- [Problem requirements]: Pick every line out of the entries below that holds the string "Answer", and report them.

[Collected data entries]
┄┄┄┄┄┄┄┄┄┄┄┄┄┄┄┄┄┄┄┄

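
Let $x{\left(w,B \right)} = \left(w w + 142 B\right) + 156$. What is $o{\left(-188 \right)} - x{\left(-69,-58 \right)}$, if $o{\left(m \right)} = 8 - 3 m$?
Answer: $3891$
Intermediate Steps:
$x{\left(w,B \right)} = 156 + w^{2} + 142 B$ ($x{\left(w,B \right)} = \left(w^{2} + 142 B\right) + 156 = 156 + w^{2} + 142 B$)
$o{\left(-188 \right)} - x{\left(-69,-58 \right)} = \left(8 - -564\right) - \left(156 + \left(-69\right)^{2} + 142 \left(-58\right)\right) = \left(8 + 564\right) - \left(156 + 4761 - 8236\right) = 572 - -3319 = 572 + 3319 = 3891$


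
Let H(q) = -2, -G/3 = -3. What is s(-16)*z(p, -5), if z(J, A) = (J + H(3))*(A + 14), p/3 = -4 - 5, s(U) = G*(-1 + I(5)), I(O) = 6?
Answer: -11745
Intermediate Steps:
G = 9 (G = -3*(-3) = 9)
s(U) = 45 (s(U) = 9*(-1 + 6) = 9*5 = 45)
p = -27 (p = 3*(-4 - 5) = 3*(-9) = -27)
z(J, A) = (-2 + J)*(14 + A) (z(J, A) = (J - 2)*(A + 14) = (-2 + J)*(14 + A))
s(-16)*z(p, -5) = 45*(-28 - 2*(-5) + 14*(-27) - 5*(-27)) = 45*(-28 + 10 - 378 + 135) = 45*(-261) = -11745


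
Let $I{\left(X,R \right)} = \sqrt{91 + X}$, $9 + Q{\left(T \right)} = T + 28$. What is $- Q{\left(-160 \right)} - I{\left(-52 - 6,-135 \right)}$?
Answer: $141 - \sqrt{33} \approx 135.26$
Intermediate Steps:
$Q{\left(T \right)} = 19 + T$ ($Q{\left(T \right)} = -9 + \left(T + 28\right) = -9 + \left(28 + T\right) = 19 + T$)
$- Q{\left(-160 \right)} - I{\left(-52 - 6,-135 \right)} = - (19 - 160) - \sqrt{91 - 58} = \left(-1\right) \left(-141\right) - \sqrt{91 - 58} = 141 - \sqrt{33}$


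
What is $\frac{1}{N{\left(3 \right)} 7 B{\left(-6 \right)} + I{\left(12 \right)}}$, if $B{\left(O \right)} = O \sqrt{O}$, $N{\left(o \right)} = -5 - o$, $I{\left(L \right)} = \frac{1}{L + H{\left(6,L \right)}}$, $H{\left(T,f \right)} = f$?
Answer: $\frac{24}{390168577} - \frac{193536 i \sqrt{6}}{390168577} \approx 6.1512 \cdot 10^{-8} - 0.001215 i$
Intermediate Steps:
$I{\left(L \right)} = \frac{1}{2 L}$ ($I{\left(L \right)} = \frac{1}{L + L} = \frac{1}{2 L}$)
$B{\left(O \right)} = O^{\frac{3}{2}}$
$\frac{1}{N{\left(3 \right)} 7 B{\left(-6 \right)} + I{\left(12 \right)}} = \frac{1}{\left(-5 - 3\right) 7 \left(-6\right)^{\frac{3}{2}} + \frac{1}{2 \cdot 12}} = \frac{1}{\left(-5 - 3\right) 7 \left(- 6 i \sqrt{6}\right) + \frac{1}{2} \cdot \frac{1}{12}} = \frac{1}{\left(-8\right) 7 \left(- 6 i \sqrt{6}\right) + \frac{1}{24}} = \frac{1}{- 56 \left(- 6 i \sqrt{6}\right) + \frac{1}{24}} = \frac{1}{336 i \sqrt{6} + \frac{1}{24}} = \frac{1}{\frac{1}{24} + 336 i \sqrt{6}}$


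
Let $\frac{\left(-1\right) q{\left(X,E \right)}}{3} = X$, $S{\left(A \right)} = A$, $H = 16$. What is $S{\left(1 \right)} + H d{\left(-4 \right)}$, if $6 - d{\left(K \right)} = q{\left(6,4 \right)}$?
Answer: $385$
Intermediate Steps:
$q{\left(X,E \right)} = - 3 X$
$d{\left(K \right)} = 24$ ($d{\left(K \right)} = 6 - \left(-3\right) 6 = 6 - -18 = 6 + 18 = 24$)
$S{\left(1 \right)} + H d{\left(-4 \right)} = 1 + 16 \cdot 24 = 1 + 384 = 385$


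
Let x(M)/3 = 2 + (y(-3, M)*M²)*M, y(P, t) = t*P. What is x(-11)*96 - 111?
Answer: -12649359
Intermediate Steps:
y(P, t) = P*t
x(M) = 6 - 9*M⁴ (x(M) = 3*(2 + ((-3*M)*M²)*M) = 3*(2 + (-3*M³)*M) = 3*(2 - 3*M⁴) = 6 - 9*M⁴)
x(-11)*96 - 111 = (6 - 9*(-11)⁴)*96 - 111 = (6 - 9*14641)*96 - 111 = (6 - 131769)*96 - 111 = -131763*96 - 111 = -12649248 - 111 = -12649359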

┄┄┄┄┄┄┄┄┄┄┄┄┄┄┄┄┄┄┄┄

- [Written response]:
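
Answer: $3891$
Answer: -11745
Answer: $141 - \sqrt{33} \approx 135.26$
Answer: $\frac{24}{390168577} - \frac{193536 i \sqrt{6}}{390168577} \approx 6.1512 \cdot 10^{-8} - 0.001215 i$
Answer: $385$
Answer: -12649359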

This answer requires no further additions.